[Task details]: Reproduce the listing below without any change.

[Task input]:

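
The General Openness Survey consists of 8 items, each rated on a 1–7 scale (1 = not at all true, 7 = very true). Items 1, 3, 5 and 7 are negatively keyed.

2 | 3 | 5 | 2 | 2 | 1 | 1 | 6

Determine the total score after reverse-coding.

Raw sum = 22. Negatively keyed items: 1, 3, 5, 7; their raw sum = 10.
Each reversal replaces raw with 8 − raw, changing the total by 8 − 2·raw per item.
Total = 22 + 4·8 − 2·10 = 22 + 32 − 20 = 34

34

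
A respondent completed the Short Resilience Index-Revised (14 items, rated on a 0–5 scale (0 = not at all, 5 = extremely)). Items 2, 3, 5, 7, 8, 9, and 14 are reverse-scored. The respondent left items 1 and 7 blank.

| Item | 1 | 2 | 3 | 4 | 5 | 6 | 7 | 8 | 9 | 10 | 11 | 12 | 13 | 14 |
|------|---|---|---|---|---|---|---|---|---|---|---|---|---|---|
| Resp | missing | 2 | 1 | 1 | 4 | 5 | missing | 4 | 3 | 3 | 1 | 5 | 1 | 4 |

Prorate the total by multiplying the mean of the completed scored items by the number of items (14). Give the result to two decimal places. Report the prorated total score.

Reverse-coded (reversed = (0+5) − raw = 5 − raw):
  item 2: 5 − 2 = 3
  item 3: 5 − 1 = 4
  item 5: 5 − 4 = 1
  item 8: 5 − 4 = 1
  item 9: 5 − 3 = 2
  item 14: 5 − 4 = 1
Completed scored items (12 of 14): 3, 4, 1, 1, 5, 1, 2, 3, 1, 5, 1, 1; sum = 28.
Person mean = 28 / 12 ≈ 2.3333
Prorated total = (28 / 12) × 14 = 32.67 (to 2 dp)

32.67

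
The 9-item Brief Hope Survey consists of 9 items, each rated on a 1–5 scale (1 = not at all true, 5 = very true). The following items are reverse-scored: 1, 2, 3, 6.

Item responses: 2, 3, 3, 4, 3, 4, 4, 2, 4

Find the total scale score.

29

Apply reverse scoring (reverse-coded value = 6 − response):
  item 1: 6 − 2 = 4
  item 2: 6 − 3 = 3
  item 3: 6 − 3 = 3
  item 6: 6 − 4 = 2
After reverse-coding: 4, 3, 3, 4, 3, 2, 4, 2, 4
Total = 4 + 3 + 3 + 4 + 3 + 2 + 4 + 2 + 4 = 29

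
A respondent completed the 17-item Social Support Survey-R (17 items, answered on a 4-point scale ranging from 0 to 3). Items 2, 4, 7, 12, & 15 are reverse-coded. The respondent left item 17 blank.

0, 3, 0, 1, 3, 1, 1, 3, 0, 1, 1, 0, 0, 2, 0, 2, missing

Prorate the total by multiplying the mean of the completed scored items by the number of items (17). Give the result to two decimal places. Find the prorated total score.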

[Result]:
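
The General Openness Survey consists of 8 items, each rated on a 1–7 scale (1 = not at all true, 7 = very true). Items 1, 3, 5 and 7 are negatively keyed.

2 | 3 | 5 | 2 | 2 | 1 | 1 | 6

Determine the total score after reverse-coding.

Raw sum = 22. Negatively keyed items: 1, 3, 5, 7; their raw sum = 10.
Each reversal replaces raw with 8 − raw, changing the total by 8 − 2·raw per item.
Total = 22 + 4·8 − 2·10 = 22 + 32 − 20 = 34

34

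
A respondent completed the Short Resilience Index-Revised (14 items, rated on a 0–5 scale (0 = not at all, 5 = extremely)). Items 2, 3, 5, 7, 8, 9, and 14 are reverse-scored. The respondent left items 1 and 7 blank.

| Item | 1 | 2 | 3 | 4 | 5 | 6 | 7 | 8 | 9 | 10 | 11 | 12 | 13 | 14 |
|------|---|---|---|---|---|---|---|---|---|---|---|---|---|---|
| Resp | missing | 2 | 1 | 1 | 4 | 5 | missing | 4 | 3 | 3 | 1 | 5 | 1 | 4 |

Prorate the total by multiplying the mean of the completed scored items by the number of items (14). Give the result to two decimal places. Report the prorated total score.

Reverse-coded (reversed = (0+5) − raw = 5 − raw):
  item 2: 5 − 2 = 3
  item 3: 5 − 1 = 4
  item 5: 5 − 4 = 1
  item 8: 5 − 4 = 1
  item 9: 5 − 3 = 2
  item 14: 5 − 4 = 1
Completed scored items (12 of 14): 3, 4, 1, 1, 5, 1, 2, 3, 1, 5, 1, 1; sum = 28.
Person mean = 28 / 12 ≈ 2.3333
Prorated total = (28 / 12) × 14 = 32.67 (to 2 dp)

32.67

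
The 9-item Brief Hope Survey consists of 9 items, each rated on a 1–5 scale (1 = not at all true, 5 = very true). The following items are reverse-scored: 1, 2, 3, 6.

Item responses: 2, 3, 3, 4, 3, 4, 4, 2, 4

Find the total scale score.

29

Apply reverse scoring (reverse-coded value = 6 − response):
  item 1: 6 − 2 = 4
  item 2: 6 − 3 = 3
  item 3: 6 − 3 = 3
  item 6: 6 − 4 = 2
After reverse-coding: 4, 3, 3, 4, 3, 2, 4, 2, 4
Total = 4 + 3 + 3 + 4 + 3 + 2 + 4 + 2 + 4 = 29

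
A respondent completed the 17-item Social Support Survey-R (17 items, answered on a 4-point scale ranging from 0 to 3). Items 2, 4, 7, 12, & 15 are reverse-coded. The respondent left item 17 blank.

0, 3, 0, 1, 3, 1, 1, 3, 0, 1, 1, 0, 0, 2, 0, 2, missing

Prorate the total by multiplying the mean of the completed scored items by the number of items (17). Give the result to two decimal places. Find the prorated total score.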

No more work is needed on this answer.